(Stored items)
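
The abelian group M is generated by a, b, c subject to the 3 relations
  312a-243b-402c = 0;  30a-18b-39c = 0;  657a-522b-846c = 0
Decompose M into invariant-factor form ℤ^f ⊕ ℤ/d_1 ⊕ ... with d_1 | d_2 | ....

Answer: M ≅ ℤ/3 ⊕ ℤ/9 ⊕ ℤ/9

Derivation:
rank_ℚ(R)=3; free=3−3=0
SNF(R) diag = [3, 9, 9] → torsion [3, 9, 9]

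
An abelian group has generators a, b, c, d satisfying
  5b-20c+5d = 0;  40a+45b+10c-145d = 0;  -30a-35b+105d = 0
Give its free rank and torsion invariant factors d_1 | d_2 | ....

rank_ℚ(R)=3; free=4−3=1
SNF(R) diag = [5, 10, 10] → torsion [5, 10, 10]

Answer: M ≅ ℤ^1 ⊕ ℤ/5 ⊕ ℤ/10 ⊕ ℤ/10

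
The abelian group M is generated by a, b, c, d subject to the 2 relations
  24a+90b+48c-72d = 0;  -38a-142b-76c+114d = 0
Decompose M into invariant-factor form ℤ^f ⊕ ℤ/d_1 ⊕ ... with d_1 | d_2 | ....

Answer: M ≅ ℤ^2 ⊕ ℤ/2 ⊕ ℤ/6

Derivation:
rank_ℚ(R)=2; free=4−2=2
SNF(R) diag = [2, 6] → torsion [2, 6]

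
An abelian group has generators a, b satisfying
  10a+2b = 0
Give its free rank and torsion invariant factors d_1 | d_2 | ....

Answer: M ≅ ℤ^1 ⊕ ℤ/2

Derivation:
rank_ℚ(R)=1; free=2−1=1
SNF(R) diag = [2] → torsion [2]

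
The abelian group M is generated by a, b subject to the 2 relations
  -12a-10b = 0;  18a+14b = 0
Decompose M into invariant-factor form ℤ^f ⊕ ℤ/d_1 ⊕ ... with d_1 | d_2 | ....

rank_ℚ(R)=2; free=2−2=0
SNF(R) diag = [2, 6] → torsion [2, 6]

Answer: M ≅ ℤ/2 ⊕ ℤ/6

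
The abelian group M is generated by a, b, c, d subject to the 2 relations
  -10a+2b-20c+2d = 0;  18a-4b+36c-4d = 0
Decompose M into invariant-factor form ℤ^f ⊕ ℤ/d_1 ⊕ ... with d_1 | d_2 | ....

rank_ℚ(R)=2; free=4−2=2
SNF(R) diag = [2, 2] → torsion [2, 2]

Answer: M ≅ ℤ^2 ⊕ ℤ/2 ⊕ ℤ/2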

- _Task directions_:
Each record is to be reproduced exactly as it appears.

- _Problem solution_:
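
The abelian group M is generated by a, b, c subject to the 3 relations
  312a-243b-402c = 0;  30a-18b-39c = 0;  657a-522b-846c = 0
Decompose M into invariant-factor form ℤ^f ⊕ ℤ/d_1 ⊕ ... with d_1 | d_2 | ....

Answer: M ≅ ℤ/3 ⊕ ℤ/9 ⊕ ℤ/9

Derivation:
rank_ℚ(R)=3; free=3−3=0
SNF(R) diag = [3, 9, 9] → torsion [3, 9, 9]

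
An abelian group has generators a, b, c, d satisfying
  5b-20c+5d = 0;  40a+45b+10c-145d = 0;  -30a-35b+105d = 0
Give its free rank and torsion invariant factors d_1 | d_2 | ....

rank_ℚ(R)=3; free=4−3=1
SNF(R) diag = [5, 10, 10] → torsion [5, 10, 10]

Answer: M ≅ ℤ^1 ⊕ ℤ/5 ⊕ ℤ/10 ⊕ ℤ/10

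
The abelian group M is generated by a, b, c, d subject to the 2 relations
  24a+90b+48c-72d = 0;  -38a-142b-76c+114d = 0
Decompose M into invariant-factor form ℤ^f ⊕ ℤ/d_1 ⊕ ... with d_1 | d_2 | ....

Answer: M ≅ ℤ^2 ⊕ ℤ/2 ⊕ ℤ/6

Derivation:
rank_ℚ(R)=2; free=4−2=2
SNF(R) diag = [2, 6] → torsion [2, 6]

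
An abelian group has generators a, b satisfying
  10a+2b = 0
Give its free rank and torsion invariant factors d_1 | d_2 | ....

Answer: M ≅ ℤ^1 ⊕ ℤ/2

Derivation:
rank_ℚ(R)=1; free=2−1=1
SNF(R) diag = [2] → torsion [2]

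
The abelian group M is generated by a, b subject to the 2 relations
  -12a-10b = 0;  18a+14b = 0
Decompose M into invariant-factor form ℤ^f ⊕ ℤ/d_1 ⊕ ... with d_1 | d_2 | ....

rank_ℚ(R)=2; free=2−2=0
SNF(R) diag = [2, 6] → torsion [2, 6]

Answer: M ≅ ℤ/2 ⊕ ℤ/6

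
The abelian group M is generated by a, b, c, d subject to the 2 relations
  -10a+2b-20c+2d = 0;  18a-4b+36c-4d = 0
Decompose M into invariant-factor form ℤ^f ⊕ ℤ/d_1 ⊕ ... with d_1 | d_2 | ....

rank_ℚ(R)=2; free=4−2=2
SNF(R) diag = [2, 2] → torsion [2, 2]

Answer: M ≅ ℤ^2 ⊕ ℤ/2 ⊕ ℤ/2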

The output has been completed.